* **TASK**: Count, in the entries below, the lines in which "domains" occurs. Give the number, nothing more.

#### RECORDED DATA

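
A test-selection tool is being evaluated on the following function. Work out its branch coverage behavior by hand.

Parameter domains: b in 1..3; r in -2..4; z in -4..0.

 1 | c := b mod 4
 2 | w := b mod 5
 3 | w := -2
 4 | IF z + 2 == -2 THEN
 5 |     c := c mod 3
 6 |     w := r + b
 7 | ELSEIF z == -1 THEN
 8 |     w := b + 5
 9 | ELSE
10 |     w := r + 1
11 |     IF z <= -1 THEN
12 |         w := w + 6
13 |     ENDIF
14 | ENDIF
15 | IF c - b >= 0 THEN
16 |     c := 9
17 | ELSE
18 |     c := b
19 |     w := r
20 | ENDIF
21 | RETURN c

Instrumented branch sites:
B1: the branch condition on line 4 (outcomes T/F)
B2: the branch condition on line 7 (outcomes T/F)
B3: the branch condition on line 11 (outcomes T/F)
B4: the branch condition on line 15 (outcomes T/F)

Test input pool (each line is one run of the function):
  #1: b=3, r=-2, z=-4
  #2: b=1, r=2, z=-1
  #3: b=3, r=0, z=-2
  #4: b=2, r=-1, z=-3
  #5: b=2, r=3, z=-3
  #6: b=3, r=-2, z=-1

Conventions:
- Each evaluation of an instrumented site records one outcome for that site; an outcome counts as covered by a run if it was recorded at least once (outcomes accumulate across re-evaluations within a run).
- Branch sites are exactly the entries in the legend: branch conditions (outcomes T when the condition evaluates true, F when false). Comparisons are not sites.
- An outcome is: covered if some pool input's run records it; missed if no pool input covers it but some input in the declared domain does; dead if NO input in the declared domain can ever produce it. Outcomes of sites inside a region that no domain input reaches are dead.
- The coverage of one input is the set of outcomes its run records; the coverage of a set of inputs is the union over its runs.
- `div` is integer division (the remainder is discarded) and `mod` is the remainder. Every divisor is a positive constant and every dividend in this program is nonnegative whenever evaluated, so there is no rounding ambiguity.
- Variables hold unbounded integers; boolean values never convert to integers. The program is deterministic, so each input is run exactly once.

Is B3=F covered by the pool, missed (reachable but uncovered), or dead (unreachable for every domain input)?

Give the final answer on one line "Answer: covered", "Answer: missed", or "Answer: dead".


no pool input records B3=F
but domain input (b=1, r=-2, z=0) does record it -> reachable, so missed
Answer: missed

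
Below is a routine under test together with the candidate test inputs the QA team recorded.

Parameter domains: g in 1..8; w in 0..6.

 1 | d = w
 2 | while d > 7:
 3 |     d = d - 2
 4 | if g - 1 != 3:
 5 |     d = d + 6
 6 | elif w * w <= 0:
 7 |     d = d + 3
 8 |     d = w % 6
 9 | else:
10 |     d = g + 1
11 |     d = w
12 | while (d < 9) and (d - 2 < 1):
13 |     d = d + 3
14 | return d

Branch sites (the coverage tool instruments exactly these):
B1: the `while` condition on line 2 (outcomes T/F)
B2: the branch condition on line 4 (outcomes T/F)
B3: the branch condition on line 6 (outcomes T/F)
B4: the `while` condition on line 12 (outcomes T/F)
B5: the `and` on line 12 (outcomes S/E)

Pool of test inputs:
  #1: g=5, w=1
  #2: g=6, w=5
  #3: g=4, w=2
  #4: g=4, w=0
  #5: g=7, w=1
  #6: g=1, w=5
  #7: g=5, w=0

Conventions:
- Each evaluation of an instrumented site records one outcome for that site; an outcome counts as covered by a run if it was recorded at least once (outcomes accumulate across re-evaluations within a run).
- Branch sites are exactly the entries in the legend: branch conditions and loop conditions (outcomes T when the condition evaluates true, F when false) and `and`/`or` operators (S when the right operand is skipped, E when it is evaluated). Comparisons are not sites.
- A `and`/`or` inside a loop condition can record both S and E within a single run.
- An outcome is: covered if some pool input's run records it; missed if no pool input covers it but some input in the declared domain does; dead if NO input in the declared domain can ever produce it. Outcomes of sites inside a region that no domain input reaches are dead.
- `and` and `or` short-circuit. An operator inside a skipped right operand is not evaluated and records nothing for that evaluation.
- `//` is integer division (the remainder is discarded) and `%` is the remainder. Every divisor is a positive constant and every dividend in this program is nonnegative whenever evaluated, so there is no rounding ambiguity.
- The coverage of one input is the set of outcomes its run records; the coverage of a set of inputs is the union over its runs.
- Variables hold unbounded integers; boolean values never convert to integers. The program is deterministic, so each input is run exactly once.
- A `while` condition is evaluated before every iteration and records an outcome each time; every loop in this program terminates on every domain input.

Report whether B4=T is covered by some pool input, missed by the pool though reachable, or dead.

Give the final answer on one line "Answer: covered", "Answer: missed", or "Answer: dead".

B4=T is recorded by pool input(s) 3, 4 -> covered

Answer: covered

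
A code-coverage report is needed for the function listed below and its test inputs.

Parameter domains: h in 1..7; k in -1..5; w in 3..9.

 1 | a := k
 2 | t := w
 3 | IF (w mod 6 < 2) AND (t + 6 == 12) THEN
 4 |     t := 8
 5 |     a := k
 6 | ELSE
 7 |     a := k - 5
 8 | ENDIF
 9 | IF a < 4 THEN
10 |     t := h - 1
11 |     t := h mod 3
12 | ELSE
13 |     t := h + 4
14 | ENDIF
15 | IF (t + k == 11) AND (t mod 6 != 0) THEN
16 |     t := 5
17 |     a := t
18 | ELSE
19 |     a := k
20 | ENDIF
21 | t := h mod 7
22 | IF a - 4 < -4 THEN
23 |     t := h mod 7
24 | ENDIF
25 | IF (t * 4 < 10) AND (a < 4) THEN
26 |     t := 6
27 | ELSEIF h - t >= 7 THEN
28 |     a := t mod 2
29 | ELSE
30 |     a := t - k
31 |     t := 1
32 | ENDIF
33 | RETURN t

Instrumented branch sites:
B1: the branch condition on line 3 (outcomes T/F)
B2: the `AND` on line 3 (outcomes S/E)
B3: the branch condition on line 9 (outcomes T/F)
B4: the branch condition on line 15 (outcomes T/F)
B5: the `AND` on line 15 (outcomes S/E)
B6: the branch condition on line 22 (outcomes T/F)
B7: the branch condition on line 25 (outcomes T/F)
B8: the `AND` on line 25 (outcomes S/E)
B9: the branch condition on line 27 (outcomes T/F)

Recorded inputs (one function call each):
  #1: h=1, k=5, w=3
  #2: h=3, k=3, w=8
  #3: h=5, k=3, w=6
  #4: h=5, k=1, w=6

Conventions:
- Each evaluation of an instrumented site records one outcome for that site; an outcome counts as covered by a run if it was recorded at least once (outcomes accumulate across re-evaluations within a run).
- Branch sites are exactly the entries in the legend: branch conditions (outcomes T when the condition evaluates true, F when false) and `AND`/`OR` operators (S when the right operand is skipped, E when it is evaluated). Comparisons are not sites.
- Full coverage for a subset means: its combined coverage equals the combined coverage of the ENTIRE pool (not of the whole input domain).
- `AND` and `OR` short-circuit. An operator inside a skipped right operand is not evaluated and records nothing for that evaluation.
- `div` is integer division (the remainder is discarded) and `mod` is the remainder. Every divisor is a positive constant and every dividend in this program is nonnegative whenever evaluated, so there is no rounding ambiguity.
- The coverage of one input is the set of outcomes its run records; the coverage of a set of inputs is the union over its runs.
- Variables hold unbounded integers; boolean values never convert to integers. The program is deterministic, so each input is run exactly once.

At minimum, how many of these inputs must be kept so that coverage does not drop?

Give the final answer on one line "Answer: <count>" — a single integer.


#1 (h=1, k=5, w=3) -> B2->S, B1->F, B3->T, B5->S, B4->F, B6->F, B8->E, B7->F, B9->F; covered: B1=F, B2=S, B3=T, B4=F, B5=S, B6=F, B7=F, B8=E, B9=F
#2 (h=3, k=3, w=8) -> B2->S, B1->F, B3->T, B5->S, B4->F, B6->F, B8->S, B7->F, B9->F; covered: B1=F, B2=S, B3=T, B4=F, B5=S, B6=F, B7=F, B8=S, B9=F
#3 (h=5, k=3, w=6) -> B2->E, B1->T, B3->T, B5->S, B4->F, B6->F, B8->S, B7->F, B9->F; covered: B1=T, B2=E, B3=T, B4=F, B5=S, B6=F, B7=F, B8=S, B9=F
#4 (h=5, k=1, w=6) -> B2->E, B1->T, B3->T, B5->S, B4->F, B6->F, B8->S, B7->F, B9->F; covered: B1=T, B2=E, B3=T, B4=F, B5=S, B6=F, B7=F, B8=S, B9=F
the full pool covers 12 outcomes: B1=T, B1=F, B2=S, B2=E, B3=T, B4=F, B5=S, B6=F, B7=F, B8=S, B8=E, B9=F
no size-1 subset reaches all 12 outcomes (best union: 9/12)
size 2: inputs {1, 3} cover all 12 outcomes, and no lexicographically smaller subset of this size does
Answer: 2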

########

* **OUTPUT**: 3